Start of The records

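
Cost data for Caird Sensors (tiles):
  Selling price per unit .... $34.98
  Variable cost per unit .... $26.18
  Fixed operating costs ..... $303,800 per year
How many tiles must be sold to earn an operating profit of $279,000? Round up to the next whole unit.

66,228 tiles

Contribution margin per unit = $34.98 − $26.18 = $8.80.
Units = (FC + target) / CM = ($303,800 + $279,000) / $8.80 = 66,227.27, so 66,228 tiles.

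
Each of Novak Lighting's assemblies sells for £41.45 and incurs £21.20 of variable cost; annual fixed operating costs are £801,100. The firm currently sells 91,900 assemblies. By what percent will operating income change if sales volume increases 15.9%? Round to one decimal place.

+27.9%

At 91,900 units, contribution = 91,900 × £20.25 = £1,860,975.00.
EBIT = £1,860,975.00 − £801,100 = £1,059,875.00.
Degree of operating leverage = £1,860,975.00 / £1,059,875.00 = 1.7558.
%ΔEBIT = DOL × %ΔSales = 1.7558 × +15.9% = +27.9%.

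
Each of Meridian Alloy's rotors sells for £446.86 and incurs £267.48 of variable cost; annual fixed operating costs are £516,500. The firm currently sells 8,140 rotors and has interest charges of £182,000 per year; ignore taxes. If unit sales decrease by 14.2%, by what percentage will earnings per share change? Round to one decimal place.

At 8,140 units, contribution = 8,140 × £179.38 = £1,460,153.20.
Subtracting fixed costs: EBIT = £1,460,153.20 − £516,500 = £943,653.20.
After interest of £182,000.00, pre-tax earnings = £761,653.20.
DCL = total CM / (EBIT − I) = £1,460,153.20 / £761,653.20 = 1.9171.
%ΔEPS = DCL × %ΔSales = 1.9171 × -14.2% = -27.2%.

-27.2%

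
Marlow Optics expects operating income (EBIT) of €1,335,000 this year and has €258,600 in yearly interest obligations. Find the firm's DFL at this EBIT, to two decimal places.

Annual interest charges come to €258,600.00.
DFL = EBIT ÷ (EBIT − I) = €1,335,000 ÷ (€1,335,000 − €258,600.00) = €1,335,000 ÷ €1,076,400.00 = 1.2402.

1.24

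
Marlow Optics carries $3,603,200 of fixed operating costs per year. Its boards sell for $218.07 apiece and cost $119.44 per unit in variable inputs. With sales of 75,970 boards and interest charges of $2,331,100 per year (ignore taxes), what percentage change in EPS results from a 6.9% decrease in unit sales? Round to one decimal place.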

End of The records
Start of The records

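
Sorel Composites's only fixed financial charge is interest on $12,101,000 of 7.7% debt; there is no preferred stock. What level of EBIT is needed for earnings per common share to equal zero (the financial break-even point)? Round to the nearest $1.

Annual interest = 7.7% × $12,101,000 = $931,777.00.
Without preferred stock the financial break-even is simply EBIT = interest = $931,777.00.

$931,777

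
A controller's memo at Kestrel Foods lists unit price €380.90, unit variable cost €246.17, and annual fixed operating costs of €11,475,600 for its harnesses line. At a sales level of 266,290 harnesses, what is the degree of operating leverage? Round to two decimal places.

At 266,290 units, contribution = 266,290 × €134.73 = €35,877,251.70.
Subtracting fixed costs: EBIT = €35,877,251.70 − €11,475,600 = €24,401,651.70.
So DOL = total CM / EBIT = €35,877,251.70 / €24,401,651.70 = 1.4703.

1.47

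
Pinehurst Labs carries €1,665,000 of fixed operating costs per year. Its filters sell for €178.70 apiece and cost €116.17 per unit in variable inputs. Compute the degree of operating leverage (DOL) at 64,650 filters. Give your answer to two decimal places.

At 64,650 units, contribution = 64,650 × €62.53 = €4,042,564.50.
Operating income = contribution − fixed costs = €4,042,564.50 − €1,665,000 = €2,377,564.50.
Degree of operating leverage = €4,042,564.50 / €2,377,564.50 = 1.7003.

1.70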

End of The records
Start of The records

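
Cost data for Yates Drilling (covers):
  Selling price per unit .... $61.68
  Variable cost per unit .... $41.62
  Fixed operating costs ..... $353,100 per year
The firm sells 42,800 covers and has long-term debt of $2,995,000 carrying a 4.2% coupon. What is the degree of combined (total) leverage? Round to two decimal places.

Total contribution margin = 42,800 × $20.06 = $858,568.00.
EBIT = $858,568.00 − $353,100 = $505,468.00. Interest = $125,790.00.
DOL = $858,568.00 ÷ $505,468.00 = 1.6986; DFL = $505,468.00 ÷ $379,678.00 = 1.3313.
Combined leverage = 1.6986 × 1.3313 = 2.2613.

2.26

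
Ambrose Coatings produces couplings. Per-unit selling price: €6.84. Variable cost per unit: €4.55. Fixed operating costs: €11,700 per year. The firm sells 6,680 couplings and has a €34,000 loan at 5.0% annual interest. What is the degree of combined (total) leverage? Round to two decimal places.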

End of The records

Work request:
Your answer must consist solely of the lines above between the line holding "The firm sells 42,800" and the line holding "Ambrose Coatings produces", inclusive, copied exactly.

Result of the exercise:
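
The firm sells 42,800 covers and has long-term debt of $2,995,000 carrying a 4.2% coupon. What is the degree of combined (total) leverage? Round to two decimal places.

Total contribution margin = 42,800 × $20.06 = $858,568.00.
EBIT = $858,568.00 − $353,100 = $505,468.00. Interest = $125,790.00.
DOL = $858,568.00 ÷ $505,468.00 = 1.6986; DFL = $505,468.00 ÷ $379,678.00 = 1.3313.
Combined leverage = 1.6986 × 1.3313 = 2.2613.

2.26

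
Ambrose Coatings produces couplings. Per-unit selling price: €6.84. Variable cost per unit: €4.55. Fixed operating costs: €11,700 per year. The firm sells 6,680 couplings and has a €34,000 loan at 5.0% annual interest. What is the degree of combined (total) leverage? Round to two decimal places.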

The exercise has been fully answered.